EXERCISE INSTRUCTIONS =>
Beginning at the top of the data below, write out every line exactly until you reach the line with "Answer: $393$", and include that line.

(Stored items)
___

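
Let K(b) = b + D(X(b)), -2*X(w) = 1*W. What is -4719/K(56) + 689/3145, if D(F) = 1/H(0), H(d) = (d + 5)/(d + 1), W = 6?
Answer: -74012666/883745 ≈ -83.749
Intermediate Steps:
H(d) = (5 + d)/(1 + d)
X(w) = -3 (X(w) = -6/2 = -½*6 = -3)
D(F) = ⅕ (D(F) = 1/((5 + 0)/(1 + 0)) = 1/(5/1) = 1/(1*5) = 1/5 = ⅕)
K(b) = ⅕ + b (K(b) = b + ⅕ = ⅕ + b)
-4719/K(56) + 689/3145 = -4719/(⅕ + 56) + 689/3145 = -4719/281/5 + 689*(1/3145) = -4719*5/281 + 689/3145 = -23595/281 + 689/3145 = -74012666/883745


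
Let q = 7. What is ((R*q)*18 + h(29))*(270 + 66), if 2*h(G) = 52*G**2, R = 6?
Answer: 7600992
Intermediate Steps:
h(G) = 26*G**2 (h(G) = (52*G**2)/2 = 26*G**2)
((R*q)*18 + h(29))*(270 + 66) = ((6*7)*18 + 26*29**2)*(270 + 66) = (42*18 + 26*841)*336 = (756 + 21866)*336 = 22622*336 = 7600992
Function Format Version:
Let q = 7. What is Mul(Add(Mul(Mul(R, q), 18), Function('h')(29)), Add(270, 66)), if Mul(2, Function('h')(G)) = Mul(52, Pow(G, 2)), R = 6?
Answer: 7600992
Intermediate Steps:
Function('h')(G) = Mul(26, Pow(G, 2)) (Function('h')(G) = Mul(Rational(1, 2), Mul(52, Pow(G, 2))) = Mul(26, Pow(G, 2)))
Mul(Add(Mul(Mul(R, q), 18), Function('h')(29)), Add(270, 66)) = Mul(Add(Mul(Mul(6, 7), 18), Mul(26, Pow(29, 2))), Add(270, 66)) = Mul(Add(Mul(42, 18), Mul(26, 841)), 336) = Mul(Add(756, 21866), 336) = Mul(22622, 336) = 7600992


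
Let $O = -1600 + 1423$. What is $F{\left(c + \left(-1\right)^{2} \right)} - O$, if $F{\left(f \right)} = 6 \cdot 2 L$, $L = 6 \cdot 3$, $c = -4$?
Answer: $393$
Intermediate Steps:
$L = 18$
$O = -177$
$F{\left(f \right)} = 216$ ($F{\left(f \right)} = 6 \cdot 2 \cdot 18 = 12 \cdot 18 = 216$)
$F{\left(c + \left(-1\right)^{2} \right)} - O = 216 - -177 = 216 + 177 = 393$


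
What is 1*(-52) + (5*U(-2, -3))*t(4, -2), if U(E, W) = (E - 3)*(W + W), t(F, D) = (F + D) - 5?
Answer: -502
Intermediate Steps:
t(F, D) = -5 + D + F (t(F, D) = (D + F) - 5 = -5 + D + F)
U(E, W) = 2*W*(-3 + E) (U(E, W) = (-3 + E)*(2*W) = 2*W*(-3 + E))
1*(-52) + (5*U(-2, -3))*t(4, -2) = 1*(-52) + (5*(2*(-3)*(-3 - 2)))*(-5 - 2 + 4) = -52 + (5*(2*(-3)*(-5)))*(-3) = -52 + (5*30)*(-3) = -52 + 150*(-3) = -52 - 450 = -502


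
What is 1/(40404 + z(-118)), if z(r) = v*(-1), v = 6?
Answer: 1/40398 ≈ 2.4754e-5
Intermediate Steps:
z(r) = -6 (z(r) = 6*(-1) = -6)
1/(40404 + z(-118)) = 1/(40404 - 6) = 1/40398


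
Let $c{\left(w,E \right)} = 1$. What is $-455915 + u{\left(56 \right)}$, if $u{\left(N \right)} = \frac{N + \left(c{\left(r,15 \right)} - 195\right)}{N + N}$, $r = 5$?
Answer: $- \frac{25531309}{56} \approx -4.5592 \cdot 10^{5}$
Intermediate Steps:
$u{\left(N \right)} = \frac{-194 + N}{2 N}$ ($u{\left(N \right)} = \frac{N + \left(1 - 195\right)}{N + N} = \frac{N - 194}{2 N} = \left(-194 + N\right) \frac{1}{2 N} = \frac{-194 + N}{2 N}$)
$-455915 + u{\left(56 \right)} = -455915 + \frac{-194 + 56}{2 \cdot 56} = -455915 + \frac{1}{2} \cdot \frac{1}{56} \left(-138\right) = -455915 - \frac{69}{56} = - \frac{25531309}{56}$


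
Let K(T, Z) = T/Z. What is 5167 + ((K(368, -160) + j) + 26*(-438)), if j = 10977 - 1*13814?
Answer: -90603/10 ≈ -9060.3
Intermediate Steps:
j = -2837 (j = 10977 - 13814 = -2837)
5167 + ((K(368, -160) + j) + 26*(-438)) = 5167 + ((368/(-160) - 2837) + 26*(-438)) = 5167 + ((368*(-1/160) - 2837) - 11388) = 5167 + ((-23/10 - 2837) - 11388) = 5167 + (-28393/10 - 11388) = 5167 - 142273/10 = -90603/10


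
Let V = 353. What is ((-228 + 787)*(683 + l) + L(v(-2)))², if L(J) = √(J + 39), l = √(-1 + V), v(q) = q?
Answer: (381797 + √37 + 2236*√22)² ≈ 1.5389e+11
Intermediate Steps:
l = 4*√22 (l = √(-1 + 353) = √352 = 4*√22 ≈ 18.762)
L(J) = √(39 + J)
((-228 + 787)*(683 + l) + L(v(-2)))² = ((-228 + 787)*(683 + 4*√22) + √(39 - 2))² = (559*(683 + 4*√22) + √37)² = ((381797 + 2236*√22) + √37)² = (381797 + √37 + 2236*√22)²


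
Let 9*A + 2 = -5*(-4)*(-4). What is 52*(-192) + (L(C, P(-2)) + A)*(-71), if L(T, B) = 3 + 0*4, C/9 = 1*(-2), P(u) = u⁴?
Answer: -85951/9 ≈ -9550.1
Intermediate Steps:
C = -18 (C = 9*(1*(-2)) = 9*(-2) = -18)
L(T, B) = 3 (L(T, B) = 3 + 0 = 3)
A = -82/9 (A = -2/9 + (-5*(-4)*(-4))/9 = -2/9 + (20*(-4))/9 = -2/9 + (⅑)*(-80) = -2/9 - 80/9 = -82/9 ≈ -9.1111)
52*(-192) + (L(C, P(-2)) + A)*(-71) = 52*(-192) + (3 - 82/9)*(-71) = -9984 - 55/9*(-71) = -9984 + 3905/9 = -85951/9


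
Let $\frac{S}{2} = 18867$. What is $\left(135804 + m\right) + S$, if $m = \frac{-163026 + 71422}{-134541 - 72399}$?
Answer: $\frac{8978011331}{51735} \approx 1.7354 \cdot 10^{5}$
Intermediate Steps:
$S = 37734$ ($S = 2 \cdot 18867 = 37734$)
$m = \frac{22901}{51735}$ ($m = - \frac{91604}{-206940} = \left(-91604\right) \left(- \frac{1}{206940}\right) = \frac{22901}{51735} \approx 0.44266$)
$\left(135804 + m\right) + S = \left(135804 + \frac{22901}{51735}\right) + 37734 = \frac{7025842841}{51735} + 37734 = \frac{8978011331}{51735}$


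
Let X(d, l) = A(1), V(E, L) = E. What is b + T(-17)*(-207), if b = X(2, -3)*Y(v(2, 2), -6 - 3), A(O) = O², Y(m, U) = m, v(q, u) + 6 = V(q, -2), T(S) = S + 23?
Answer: -1246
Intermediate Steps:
T(S) = 23 + S
v(q, u) = -6 + q
X(d, l) = 1 (X(d, l) = 1² = 1)
b = -4 (b = 1*(-6 + 2) = 1*(-4) = -4)
b + T(-17)*(-207) = -4 + (23 - 17)*(-207) = -4 + 6*(-207) = -4 - 1242 = -1246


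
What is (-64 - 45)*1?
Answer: -109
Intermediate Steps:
(-64 - 45)*1 = -109*1 = -109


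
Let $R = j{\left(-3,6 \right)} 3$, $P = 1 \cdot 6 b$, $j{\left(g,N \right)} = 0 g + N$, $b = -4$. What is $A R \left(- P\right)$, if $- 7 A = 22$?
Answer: $- \frac{9504}{7} \approx -1357.7$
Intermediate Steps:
$A = - \frac{22}{7}$ ($A = \left(- \frac{1}{7}\right) 22 = - \frac{22}{7} \approx -3.1429$)
$j{\left(g,N \right)} = N$ ($j{\left(g,N \right)} = 0 + N = N$)
$P = -24$ ($P = 1 \cdot 6 \left(-4\right) = 6 \left(-4\right) = -24$)
$R = 18$ ($R = 6 \cdot 3 = 18$)
$A R \left(- P\right) = \left(- \frac{22}{7}\right) 18 \left(\left(-1\right) \left(-24\right)\right) = \left(- \frac{396}{7}\right) 24 = - \frac{9504}{7}$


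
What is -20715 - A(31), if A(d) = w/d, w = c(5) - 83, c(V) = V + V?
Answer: -642092/31 ≈ -20713.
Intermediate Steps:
c(V) = 2*V
w = -73 (w = 2*5 - 83 = 10 - 83 = -73)
A(d) = -73/d
-20715 - A(31) = -20715 - (-73)/31 = -20715 - 1*(-73/31) = -20715 + 73/31 = -642092/31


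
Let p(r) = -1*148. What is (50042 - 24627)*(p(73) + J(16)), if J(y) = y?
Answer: -3354780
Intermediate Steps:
p(r) = -148
(50042 - 24627)*(p(73) + J(16)) = (50042 - 24627)*(-148 + 16) = 25415*(-132) = -3354780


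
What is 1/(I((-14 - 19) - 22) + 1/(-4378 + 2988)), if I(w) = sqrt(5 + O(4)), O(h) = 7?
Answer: 1390/23185199 + 3864200*sqrt(3)/23185199 ≈ 0.28873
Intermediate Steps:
I(w) = 2*sqrt(3) (I(w) = sqrt(5 + 7) = sqrt(12) = 2*sqrt(3))
1/(I((-14 - 19) - 22) + 1/(-4378 + 2988)) = 1/(2*sqrt(3) + 1/(-4378 + 2988)) = 1/(2*sqrt(3) + 1/(-1390)) = 1/(2*sqrt(3) - 1/1390) = 1/(-1/1390 + 2*sqrt(3))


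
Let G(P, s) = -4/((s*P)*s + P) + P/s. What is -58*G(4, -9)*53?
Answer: 517969/369 ≈ 1403.7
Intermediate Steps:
G(P, s) = -4/(P + P*s²) + P/s (G(P, s) = -4/((P*s)*s + P) + P/s = -4/(P*s² + P) + P/s = -4/(P + P*s²) + P/s)
-58*G(4, -9)*53 = -58*(4² - 4*(-9) + 4²*(-9)²)/(4*(-9)*(1 + (-9)²))*53 = -29*(-1)*(16 + 36 + 16*81)/(2*9*(1 + 81))*53 = -29*(-1)*(16 + 36 + 1296)/(2*9*82)*53 = -29*(-1)*1348/(2*9*82)*53 = -58*(-337/738)*53 = (9773/369)*53 = 517969/369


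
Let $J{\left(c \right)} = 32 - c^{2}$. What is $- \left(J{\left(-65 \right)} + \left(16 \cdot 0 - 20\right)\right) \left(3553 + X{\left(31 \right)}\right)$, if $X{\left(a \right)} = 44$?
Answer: $15154161$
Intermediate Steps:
$- \left(J{\left(-65 \right)} + \left(16 \cdot 0 - 20\right)\right) \left(3553 + X{\left(31 \right)}\right) = - \left(\left(32 - \left(-65\right)^{2}\right) + \left(16 \cdot 0 - 20\right)\right) \left(3553 + 44\right) = - \left(\left(32 - 4225\right) + \left(0 - 20\right)\right) 3597 = - \left(\left(32 - 4225\right) - 20\right) 3597 = - \left(-4193 - 20\right) 3597 = - \left(-4213\right) 3597 = \left(-1\right) \left(-15154161\right) = 15154161$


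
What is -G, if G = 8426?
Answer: -8426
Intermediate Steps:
-G = -1*8426 = -8426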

___

ANSWER TO THIS TASK =>
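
Let K(b) = b + D(X(b)), -2*X(w) = 1*W. What is -4719/K(56) + 689/3145, if D(F) = 1/H(0), H(d) = (d + 5)/(d + 1), W = 6?
Answer: -74012666/883745 ≈ -83.749
Intermediate Steps:
H(d) = (5 + d)/(1 + d)
X(w) = -3 (X(w) = -6/2 = -½*6 = -3)
D(F) = ⅕ (D(F) = 1/((5 + 0)/(1 + 0)) = 1/(5/1) = 1/(1*5) = 1/5 = ⅕)
K(b) = ⅕ + b (K(b) = b + ⅕ = ⅕ + b)
-4719/K(56) + 689/3145 = -4719/(⅕ + 56) + 689/3145 = -4719/281/5 + 689*(1/3145) = -4719*5/281 + 689/3145 = -23595/281 + 689/3145 = -74012666/883745


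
Let q = 7. What is ((R*q)*18 + h(29))*(270 + 66), if 2*h(G) = 52*G**2, R = 6?
Answer: 7600992
Intermediate Steps:
h(G) = 26*G**2 (h(G) = (52*G**2)/2 = 26*G**2)
((R*q)*18 + h(29))*(270 + 66) = ((6*7)*18 + 26*29**2)*(270 + 66) = (42*18 + 26*841)*336 = (756 + 21866)*336 = 22622*336 = 7600992
Function Format Version:
Let q = 7. What is Mul(Add(Mul(Mul(R, q), 18), Function('h')(29)), Add(270, 66)), if Mul(2, Function('h')(G)) = Mul(52, Pow(G, 2)), R = 6?
Answer: 7600992
Intermediate Steps:
Function('h')(G) = Mul(26, Pow(G, 2)) (Function('h')(G) = Mul(Rational(1, 2), Mul(52, Pow(G, 2))) = Mul(26, Pow(G, 2)))
Mul(Add(Mul(Mul(R, q), 18), Function('h')(29)), Add(270, 66)) = Mul(Add(Mul(Mul(6, 7), 18), Mul(26, Pow(29, 2))), Add(270, 66)) = Mul(Add(Mul(42, 18), Mul(26, 841)), 336) = Mul(Add(756, 21866), 336) = Mul(22622, 336) = 7600992


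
Let $O = -1600 + 1423$. What is $F{\left(c + \left(-1\right)^{2} \right)} - O$, if $F{\left(f \right)} = 6 \cdot 2 L$, $L = 6 \cdot 3$, $c = -4$?
Answer: $393$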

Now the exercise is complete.